#### About this task:
Across the entries below, how many lines include the word "were"? Reply with only the number.

#### Data excerpts:
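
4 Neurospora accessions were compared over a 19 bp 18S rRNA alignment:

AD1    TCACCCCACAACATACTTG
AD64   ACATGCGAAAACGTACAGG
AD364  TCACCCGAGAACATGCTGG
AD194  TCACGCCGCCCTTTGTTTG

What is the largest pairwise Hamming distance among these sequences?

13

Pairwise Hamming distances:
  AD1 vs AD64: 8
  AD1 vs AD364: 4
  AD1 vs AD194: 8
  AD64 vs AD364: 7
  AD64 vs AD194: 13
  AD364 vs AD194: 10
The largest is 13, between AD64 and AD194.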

---

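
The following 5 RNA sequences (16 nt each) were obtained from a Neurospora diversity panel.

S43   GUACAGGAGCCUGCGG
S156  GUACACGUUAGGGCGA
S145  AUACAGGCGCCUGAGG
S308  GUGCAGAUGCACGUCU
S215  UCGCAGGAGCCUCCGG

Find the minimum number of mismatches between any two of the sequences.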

#### Response to the task:
2